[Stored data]
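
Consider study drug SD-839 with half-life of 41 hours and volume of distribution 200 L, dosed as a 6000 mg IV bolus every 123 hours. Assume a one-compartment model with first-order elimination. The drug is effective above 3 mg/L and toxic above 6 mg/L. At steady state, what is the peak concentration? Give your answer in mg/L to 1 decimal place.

The dosing interval is 3 half-lives, so f = 2^(−3) = 0.125.
At steady state, R = 1/(1 − 0.125) = 8/7.
Single-dose peak C₀ = D/Vd = 6000/200 = 30 mg/L.
Steady-state peak Cmax,ss = C₀·R = 30 × 8/7 ≈ 34.286 mg/L.
Peak 34.3 mg/L vs MTC 6 mg/L: exceeds toxic threshold.

34.3 mg/L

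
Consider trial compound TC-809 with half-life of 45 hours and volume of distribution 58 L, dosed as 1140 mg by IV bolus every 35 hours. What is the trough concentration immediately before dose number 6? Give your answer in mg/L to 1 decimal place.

25.7 mg/L

f = (1/2)^(τ/t½) = (1/2)^(35/45) ≈ 0.5833.
C₀ = D/Vd = 1140/58 ≈ 19.655 mg/L.
Before the 6th dose, 5 doses have been given. Superposition: Cmin = C₀·(f + f² + … + f^5).
≈ 19.655 × (0.5833 + 0.3402 + 0.1985 + 0.1158 + 0.0675) ≈ 19.655 × 1.3053 ≈ 25.656 mg/L.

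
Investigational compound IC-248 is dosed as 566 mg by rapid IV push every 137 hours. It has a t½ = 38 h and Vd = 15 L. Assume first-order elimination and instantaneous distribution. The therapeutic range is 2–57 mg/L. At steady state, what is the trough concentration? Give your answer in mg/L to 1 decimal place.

3.4 mg/L

k = ln2/t½ = ln2/38 ≈ 0.018241 h⁻¹; fraction remaining f = e^(−kτ) = e^(−0.018241×137) ≈ 0.0822.
Single-dose peak C₀ = D/Vd = 566/15 ≈ 37.733 mg/L.
Steady-state trough Cmin,ss = C₀·f/(1−f) ≈ 37.733 × 0.0822/0.9178 ≈ 3.379 mg/L.
Trough 3.4 mg/L vs MEC 2 mg/L: adequate.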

- _REQUIRED ACTION_
Every record above needs to be given again exactly.

- _EXERCISE SOLUTION_
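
Consider study drug SD-839 with half-life of 41 hours and volume of distribution 200 L, dosed as a 6000 mg IV bolus every 123 hours. Assume a one-compartment model with first-order elimination. The drug is effective above 3 mg/L and toxic above 6 mg/L. At steady state, what is the peak concentration? Give your answer in mg/L to 1 decimal place.

The dosing interval is 3 half-lives, so f = 2^(−3) = 0.125.
At steady state, R = 1/(1 − 0.125) = 8/7.
Single-dose peak C₀ = D/Vd = 6000/200 = 30 mg/L.
Steady-state peak Cmax,ss = C₀·R = 30 × 8/7 ≈ 34.286 mg/L.
Peak 34.3 mg/L vs MTC 6 mg/L: exceeds toxic threshold.

34.3 mg/L

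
Consider trial compound TC-809 with half-life of 45 hours and volume of distribution 58 L, dosed as 1140 mg by IV bolus every 35 hours. What is the trough concentration immediately before dose number 6? Give your answer in mg/L to 1 decimal place.

25.7 mg/L

f = (1/2)^(τ/t½) = (1/2)^(35/45) ≈ 0.5833.
C₀ = D/Vd = 1140/58 ≈ 19.655 mg/L.
Before the 6th dose, 5 doses have been given. Superposition: Cmin = C₀·(f + f² + … + f^5).
≈ 19.655 × (0.5833 + 0.3402 + 0.1985 + 0.1158 + 0.0675) ≈ 19.655 × 1.3053 ≈ 25.656 mg/L.

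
Investigational compound IC-248 is dosed as 566 mg by rapid IV push every 137 hours. It has a t½ = 38 h and Vd = 15 L. Assume first-order elimination and instantaneous distribution. The therapeutic range is 2–57 mg/L. At steady state, what is the trough concentration? Give your answer in mg/L to 1 decimal place.

3.4 mg/L

k = ln2/t½ = ln2/38 ≈ 0.018241 h⁻¹; fraction remaining f = e^(−kτ) = e^(−0.018241×137) ≈ 0.0822.
Single-dose peak C₀ = D/Vd = 566/15 ≈ 37.733 mg/L.
Steady-state trough Cmin,ss = C₀·f/(1−f) ≈ 37.733 × 0.0822/0.9178 ≈ 3.379 mg/L.
Trough 3.4 mg/L vs MEC 2 mg/L: adequate.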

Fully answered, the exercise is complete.